WORK INSTRUCTIONS:
Transcribe the data exactly. Leave nothing out.

DATASET RECORDS:
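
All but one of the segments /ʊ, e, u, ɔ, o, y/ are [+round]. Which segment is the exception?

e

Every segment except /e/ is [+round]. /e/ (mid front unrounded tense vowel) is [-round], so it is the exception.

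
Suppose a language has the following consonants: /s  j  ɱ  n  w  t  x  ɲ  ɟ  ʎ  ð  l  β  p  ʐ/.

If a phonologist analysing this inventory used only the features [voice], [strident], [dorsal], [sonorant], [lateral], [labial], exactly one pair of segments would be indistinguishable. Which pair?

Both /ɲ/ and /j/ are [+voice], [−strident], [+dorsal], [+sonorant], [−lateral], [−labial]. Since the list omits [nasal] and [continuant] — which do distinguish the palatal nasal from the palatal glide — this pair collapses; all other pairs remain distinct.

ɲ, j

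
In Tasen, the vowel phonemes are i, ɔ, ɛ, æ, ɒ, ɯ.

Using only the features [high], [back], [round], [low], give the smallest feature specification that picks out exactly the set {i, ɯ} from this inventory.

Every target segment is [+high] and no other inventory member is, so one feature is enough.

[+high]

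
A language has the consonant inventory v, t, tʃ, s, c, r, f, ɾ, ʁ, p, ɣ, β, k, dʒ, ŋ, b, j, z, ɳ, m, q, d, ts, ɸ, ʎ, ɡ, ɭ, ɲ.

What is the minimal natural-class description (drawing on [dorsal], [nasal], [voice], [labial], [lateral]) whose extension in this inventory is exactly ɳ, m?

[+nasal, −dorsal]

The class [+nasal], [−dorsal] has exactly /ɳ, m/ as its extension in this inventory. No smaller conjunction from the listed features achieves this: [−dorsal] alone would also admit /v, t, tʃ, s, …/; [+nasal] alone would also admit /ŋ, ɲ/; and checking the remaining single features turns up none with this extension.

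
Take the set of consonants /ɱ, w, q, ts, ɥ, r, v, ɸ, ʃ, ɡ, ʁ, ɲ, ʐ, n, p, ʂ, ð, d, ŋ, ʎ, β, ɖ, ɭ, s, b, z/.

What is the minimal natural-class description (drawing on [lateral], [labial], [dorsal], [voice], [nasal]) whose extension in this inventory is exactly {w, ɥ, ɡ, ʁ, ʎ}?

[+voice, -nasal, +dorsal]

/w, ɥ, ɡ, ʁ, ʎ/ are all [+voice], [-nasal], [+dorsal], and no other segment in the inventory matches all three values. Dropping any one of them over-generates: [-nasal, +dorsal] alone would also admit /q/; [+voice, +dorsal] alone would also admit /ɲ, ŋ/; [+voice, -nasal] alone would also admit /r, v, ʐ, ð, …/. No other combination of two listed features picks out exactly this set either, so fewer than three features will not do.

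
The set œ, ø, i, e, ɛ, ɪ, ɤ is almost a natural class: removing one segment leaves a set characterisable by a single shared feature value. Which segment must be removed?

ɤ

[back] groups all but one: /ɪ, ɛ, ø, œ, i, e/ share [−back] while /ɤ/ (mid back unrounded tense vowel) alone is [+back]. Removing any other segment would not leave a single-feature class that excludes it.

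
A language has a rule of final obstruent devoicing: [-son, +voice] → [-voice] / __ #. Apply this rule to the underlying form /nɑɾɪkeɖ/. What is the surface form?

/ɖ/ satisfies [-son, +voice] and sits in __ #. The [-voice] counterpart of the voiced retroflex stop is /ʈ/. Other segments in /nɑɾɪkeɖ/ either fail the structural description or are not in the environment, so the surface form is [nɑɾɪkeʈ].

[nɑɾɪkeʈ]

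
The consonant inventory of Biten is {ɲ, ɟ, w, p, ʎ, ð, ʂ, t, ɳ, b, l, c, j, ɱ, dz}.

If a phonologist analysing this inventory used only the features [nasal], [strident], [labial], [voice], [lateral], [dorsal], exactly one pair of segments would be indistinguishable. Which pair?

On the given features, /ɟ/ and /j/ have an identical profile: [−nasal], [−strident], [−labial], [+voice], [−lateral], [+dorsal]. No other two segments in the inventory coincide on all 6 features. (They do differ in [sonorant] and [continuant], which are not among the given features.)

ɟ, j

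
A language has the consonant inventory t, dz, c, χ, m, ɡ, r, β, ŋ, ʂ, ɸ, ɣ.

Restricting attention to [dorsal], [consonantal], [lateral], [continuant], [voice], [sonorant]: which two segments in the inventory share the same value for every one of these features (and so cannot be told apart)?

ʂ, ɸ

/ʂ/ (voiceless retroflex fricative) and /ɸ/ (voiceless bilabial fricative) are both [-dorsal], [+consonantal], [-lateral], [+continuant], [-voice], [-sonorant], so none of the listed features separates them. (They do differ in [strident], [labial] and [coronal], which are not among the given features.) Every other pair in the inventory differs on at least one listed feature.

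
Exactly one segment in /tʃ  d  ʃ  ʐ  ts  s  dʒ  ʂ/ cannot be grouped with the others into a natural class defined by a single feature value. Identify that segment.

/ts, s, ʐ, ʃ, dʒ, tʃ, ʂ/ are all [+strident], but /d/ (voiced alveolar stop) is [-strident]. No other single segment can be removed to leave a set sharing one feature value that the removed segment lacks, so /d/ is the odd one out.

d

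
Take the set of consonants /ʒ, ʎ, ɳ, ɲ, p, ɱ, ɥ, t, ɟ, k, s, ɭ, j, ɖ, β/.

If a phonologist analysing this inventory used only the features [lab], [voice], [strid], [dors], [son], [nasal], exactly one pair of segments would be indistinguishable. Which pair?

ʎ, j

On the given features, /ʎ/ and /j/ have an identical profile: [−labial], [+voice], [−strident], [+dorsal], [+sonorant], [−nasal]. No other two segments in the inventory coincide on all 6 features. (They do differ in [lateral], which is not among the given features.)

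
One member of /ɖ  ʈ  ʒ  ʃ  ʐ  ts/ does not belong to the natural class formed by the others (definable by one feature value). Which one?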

ANSWER:
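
All but one of the segments /ʊ, e, u, ɔ, o, y/ are [+round]. Which segment is the exception?

e

Every segment except /e/ is [+round]. /e/ (mid front unrounded tense vowel) is [-round], so it is the exception.

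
Suppose a language has the following consonants: /s  j  ɱ  n  w  t  x  ɲ  ɟ  ʎ  ð  l  β  p  ʐ/.

If a phonologist analysing this inventory used only the features [voice], [strident], [dorsal], [sonorant], [lateral], [labial], exactly one pair of segments would be indistinguishable. Which pair?

Both /ɲ/ and /j/ are [+voice], [−strident], [+dorsal], [+sonorant], [−lateral], [−labial]. Since the list omits [nasal] and [continuant] — which do distinguish the palatal nasal from the palatal glide — this pair collapses; all other pairs remain distinct.

ɲ, j

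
In Tasen, the vowel phonemes are i, ɔ, ɛ, æ, ɒ, ɯ.

Using only the features [high], [back], [round], [low], give the smallest feature specification that picks out exactly the set {i, ɯ} from this inventory.

Every target segment is [+high] and no other inventory member is, so one feature is enough.

[+high]

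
A language has the consonant inventory v, t, tʃ, s, c, r, f, ɾ, ʁ, p, ɣ, β, k, dʒ, ŋ, b, j, z, ɳ, m, q, d, ts, ɸ, ʎ, ɡ, ɭ, ɲ.

What is the minimal natural-class description (drawing on [dorsal], [nasal], [voice], [labial], [lateral]) whose extension in this inventory is exactly ɳ, m?

[+nasal, −dorsal]

The class [+nasal], [−dorsal] has exactly /ɳ, m/ as its extension in this inventory. No smaller conjunction from the listed features achieves this: [−dorsal] alone would also admit /v, t, tʃ, s, …/; [+nasal] alone would also admit /ŋ, ɲ/; and checking the remaining single features turns up none with this extension.

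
Take the set of consonants /ɱ, w, q, ts, ɥ, r, v, ɸ, ʃ, ɡ, ʁ, ɲ, ʐ, n, p, ʂ, ð, d, ŋ, ʎ, β, ɖ, ɭ, s, b, z/.

What is the minimal natural-class description (drawing on [lateral], [labial], [dorsal], [voice], [nasal]) whose extension in this inventory is exactly {w, ɥ, ɡ, ʁ, ʎ}?

[+voice, -nasal, +dorsal]

/w, ɥ, ɡ, ʁ, ʎ/ are all [+voice], [-nasal], [+dorsal], and no other segment in the inventory matches all three values. Dropping any one of them over-generates: [-nasal, +dorsal] alone would also admit /q/; [+voice, +dorsal] alone would also admit /ɲ, ŋ/; [+voice, -nasal] alone would also admit /r, v, ʐ, ð, …/. No other combination of two listed features picks out exactly this set either, so fewer than three features will not do.

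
The set œ, ø, i, e, ɛ, ɪ, ɤ is almost a natural class: removing one segment leaves a set characterisable by a single shared feature value. Which segment must be removed?

ɤ

[back] groups all but one: /ɪ, ɛ, ø, œ, i, e/ share [−back] while /ɤ/ (mid back unrounded tense vowel) alone is [+back]. Removing any other segment would not leave a single-feature class that excludes it.

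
A language has a rule of final obstruent devoicing: [-son, +voice] → [-voice] / __ #. Apply this rule to the underlying form /nɑɾɪkeɖ/. What is the surface form?

/ɖ/ satisfies [-son, +voice] and sits in __ #. The [-voice] counterpart of the voiced retroflex stop is /ʈ/. Other segments in /nɑɾɪkeɖ/ either fail the structural description or are not in the environment, so the surface form is [nɑɾɪkeʈ].

[nɑɾɪkeʈ]

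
The consonant inventory of Biten is {ɲ, ɟ, w, p, ʎ, ð, ʂ, t, ɳ, b, l, c, j, ɱ, dz}.

If a phonologist analysing this inventory used only the features [nasal], [strident], [labial], [voice], [lateral], [dorsal], exactly one pair of segments would be indistinguishable. Which pair?

On the given features, /ɟ/ and /j/ have an identical profile: [−nasal], [−strident], [−labial], [+voice], [−lateral], [+dorsal]. No other two segments in the inventory coincide on all 6 features. (They do differ in [sonorant] and [continuant], which are not among the given features.)

ɟ, j

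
A language has the consonant inventory t, dz, c, χ, m, ɡ, r, β, ŋ, ʂ, ɸ, ɣ.

Restricting attention to [dorsal], [consonantal], [lateral], [continuant], [voice], [sonorant]: which two segments in the inventory share the same value for every one of these features (and so cannot be told apart)?

ʂ, ɸ

/ʂ/ (voiceless retroflex fricative) and /ɸ/ (voiceless bilabial fricative) are both [-dorsal], [+consonantal], [-lateral], [+continuant], [-voice], [-sonorant], so none of the listed features separates them. (They do differ in [strident], [labial] and [coronal], which are not among the given features.) Every other pair in the inventory differs on at least one listed feature.

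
Exactly one segment in /tʃ  d  ʃ  ʐ  ts  s  dʒ  ʂ/ cannot be grouped with the others into a natural class defined by a single feature value. Identify that segment.

/ts, s, ʐ, ʃ, dʒ, tʃ, ʂ/ are all [+strident], but /d/ (voiced alveolar stop) is [-strident]. No other single segment can be removed to leave a set sharing one feature value that the removed segment lacks, so /d/ is the odd one out.

d

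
Take the set of consonants /ʒ, ʎ, ɳ, ɲ, p, ɱ, ɥ, t, ɟ, k, s, ɭ, j, ɖ, β/.

If a phonologist analysing this inventory used only the features [lab], [voice], [strid], [dors], [son], [nasal], exactly one pair of segments would be indistinguishable. Which pair?

ʎ, j

On the given features, /ʎ/ and /j/ have an identical profile: [−labial], [+voice], [−strident], [+dorsal], [+sonorant], [−nasal]. No other two segments in the inventory coincide on all 6 features. (They do differ in [lateral], which is not among the given features.)

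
One member of /ɖ  ʈ  ʒ  ʃ  ʐ  ts/ does not belong to the natural class formed by the others (definable by one feature value). Which one?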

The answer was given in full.